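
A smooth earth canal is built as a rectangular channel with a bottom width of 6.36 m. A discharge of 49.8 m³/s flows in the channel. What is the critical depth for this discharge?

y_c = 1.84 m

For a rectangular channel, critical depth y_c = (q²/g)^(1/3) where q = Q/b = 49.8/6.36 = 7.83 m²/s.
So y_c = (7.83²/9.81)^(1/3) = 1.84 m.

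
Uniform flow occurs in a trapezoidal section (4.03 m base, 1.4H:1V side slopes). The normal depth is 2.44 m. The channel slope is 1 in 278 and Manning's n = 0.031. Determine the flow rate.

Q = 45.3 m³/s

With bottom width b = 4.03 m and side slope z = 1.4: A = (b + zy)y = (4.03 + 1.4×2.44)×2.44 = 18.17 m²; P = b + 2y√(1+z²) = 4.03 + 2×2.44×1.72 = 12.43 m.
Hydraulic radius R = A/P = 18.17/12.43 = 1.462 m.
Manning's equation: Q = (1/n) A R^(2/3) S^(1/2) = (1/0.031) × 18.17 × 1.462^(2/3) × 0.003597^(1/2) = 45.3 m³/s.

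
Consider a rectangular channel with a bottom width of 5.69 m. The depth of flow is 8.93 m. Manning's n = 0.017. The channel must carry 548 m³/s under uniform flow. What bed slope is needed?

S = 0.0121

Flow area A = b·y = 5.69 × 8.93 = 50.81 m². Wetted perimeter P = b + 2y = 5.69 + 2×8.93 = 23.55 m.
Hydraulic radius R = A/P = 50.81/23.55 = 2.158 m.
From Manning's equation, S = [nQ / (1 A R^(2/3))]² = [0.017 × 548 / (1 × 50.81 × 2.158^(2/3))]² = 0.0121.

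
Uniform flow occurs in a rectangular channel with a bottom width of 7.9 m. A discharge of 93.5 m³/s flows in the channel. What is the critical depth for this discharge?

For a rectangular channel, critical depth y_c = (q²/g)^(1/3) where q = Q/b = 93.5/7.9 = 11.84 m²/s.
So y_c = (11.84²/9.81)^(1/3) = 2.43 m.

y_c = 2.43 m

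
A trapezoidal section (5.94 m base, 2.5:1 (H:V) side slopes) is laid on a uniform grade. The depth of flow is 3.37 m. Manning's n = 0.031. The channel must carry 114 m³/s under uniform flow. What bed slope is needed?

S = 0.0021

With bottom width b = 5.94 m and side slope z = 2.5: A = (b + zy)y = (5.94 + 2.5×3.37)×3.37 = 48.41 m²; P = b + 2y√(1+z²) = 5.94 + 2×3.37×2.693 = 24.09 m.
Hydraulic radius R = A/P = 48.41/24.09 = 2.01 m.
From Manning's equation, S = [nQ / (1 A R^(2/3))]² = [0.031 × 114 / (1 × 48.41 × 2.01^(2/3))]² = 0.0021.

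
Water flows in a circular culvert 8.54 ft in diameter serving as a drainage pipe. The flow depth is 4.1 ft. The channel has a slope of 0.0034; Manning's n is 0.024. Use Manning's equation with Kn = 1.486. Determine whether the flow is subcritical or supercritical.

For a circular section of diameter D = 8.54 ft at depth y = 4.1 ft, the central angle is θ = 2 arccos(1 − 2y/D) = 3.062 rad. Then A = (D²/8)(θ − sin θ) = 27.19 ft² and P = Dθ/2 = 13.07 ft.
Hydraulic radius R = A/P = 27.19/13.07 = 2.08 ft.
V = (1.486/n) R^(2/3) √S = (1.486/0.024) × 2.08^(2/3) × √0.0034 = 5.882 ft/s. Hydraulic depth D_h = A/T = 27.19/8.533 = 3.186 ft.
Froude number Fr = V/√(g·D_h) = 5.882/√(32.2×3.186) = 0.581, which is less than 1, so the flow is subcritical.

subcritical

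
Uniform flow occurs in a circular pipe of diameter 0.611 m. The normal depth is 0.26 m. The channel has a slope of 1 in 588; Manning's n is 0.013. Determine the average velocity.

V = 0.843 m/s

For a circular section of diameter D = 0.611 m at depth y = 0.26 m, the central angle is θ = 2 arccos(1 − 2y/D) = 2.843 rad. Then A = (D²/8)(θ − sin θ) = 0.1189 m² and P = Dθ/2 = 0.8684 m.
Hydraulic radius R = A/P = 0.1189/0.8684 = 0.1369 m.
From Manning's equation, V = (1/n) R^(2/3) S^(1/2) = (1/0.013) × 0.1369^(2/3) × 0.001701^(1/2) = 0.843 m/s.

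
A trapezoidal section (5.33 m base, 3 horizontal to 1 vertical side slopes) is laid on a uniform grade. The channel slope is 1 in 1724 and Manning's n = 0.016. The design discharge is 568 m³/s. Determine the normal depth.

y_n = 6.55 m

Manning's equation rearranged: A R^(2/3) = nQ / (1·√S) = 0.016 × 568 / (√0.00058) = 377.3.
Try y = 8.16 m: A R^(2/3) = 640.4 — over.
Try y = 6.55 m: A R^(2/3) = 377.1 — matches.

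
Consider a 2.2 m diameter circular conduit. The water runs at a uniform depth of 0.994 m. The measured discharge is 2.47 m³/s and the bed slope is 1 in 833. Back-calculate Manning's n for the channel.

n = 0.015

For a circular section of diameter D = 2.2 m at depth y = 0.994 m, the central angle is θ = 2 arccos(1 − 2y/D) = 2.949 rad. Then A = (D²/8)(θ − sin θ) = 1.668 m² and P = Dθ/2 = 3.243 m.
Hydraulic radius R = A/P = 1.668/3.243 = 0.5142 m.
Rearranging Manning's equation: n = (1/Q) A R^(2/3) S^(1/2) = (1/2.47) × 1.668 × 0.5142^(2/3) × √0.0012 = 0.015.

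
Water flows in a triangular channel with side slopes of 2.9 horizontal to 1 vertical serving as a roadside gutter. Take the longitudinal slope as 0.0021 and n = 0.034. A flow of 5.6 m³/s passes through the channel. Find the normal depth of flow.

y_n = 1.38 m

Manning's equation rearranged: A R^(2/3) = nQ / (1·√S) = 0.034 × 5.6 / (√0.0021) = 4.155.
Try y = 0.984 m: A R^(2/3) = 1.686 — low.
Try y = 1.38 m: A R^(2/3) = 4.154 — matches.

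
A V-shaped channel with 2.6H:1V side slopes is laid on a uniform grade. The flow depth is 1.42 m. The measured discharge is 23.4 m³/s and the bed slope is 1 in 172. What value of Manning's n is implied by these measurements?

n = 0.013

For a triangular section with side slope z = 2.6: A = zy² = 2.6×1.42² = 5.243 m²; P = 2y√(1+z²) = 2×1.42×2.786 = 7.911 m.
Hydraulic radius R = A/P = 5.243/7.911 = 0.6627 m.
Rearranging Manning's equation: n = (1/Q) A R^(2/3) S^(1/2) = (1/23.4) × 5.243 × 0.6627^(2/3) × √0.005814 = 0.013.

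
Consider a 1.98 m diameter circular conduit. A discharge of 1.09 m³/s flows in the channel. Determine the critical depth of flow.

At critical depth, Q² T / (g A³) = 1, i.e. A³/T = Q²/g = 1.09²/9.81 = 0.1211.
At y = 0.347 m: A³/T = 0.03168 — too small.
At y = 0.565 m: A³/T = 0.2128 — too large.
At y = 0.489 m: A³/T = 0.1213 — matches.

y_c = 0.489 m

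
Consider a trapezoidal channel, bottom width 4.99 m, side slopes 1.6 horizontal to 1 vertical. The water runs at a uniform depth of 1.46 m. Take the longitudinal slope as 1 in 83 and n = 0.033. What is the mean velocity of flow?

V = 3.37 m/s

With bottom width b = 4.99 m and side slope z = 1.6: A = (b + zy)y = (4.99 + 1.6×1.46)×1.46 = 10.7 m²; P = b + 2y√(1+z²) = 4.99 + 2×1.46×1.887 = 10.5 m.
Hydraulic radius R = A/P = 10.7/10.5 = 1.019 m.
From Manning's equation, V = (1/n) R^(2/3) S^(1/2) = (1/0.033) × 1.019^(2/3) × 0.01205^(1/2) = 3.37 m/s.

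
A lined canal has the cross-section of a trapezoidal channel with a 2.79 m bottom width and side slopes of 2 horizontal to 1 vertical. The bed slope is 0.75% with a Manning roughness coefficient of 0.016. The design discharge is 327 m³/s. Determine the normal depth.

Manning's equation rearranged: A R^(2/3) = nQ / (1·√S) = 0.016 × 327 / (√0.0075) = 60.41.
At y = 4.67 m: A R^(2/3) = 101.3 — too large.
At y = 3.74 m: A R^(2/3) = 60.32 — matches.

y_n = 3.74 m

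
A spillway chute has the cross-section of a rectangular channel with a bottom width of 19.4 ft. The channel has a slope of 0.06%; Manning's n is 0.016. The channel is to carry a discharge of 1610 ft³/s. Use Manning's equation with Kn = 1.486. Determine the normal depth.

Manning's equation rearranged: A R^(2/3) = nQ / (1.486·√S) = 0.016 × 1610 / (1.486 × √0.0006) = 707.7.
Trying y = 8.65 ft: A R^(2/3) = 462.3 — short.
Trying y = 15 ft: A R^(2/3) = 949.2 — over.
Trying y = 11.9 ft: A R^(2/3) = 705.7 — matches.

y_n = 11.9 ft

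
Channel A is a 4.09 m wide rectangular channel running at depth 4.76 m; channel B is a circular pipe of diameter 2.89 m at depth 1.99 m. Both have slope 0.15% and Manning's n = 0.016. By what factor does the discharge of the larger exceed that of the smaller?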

□ □ □ □ □

§ **Try it**
Please copy the line that holds "A spillway chute" and each line under it through the last line above, exactly as they stand, adding nothing.

§ **Written solution**
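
A spillway chute has the cross-section of a rectangular channel with a bottom width of 19.4 ft. The channel has a slope of 0.06%; Manning's n is 0.016. The channel is to carry a discharge of 1610 ft³/s. Use Manning's equation with Kn = 1.486. Determine the normal depth.

Manning's equation rearranged: A R^(2/3) = nQ / (1.486·√S) = 0.016 × 1610 / (1.486 × √0.0006) = 707.7.
Trying y = 8.65 ft: A R^(2/3) = 462.3 — short.
Trying y = 15 ft: A R^(2/3) = 949.2 — over.
Trying y = 11.9 ft: A R^(2/3) = 705.7 — matches.

y_n = 11.9 ft

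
Channel A is a 4.09 m wide rectangular channel running at depth 4.76 m; channel B is a circular pipe of diameter 2.89 m at depth 1.99 m. Both have slope 0.15% and Manning's n = 0.016. By what factor does the discharge of the larger exceed that of the smaller?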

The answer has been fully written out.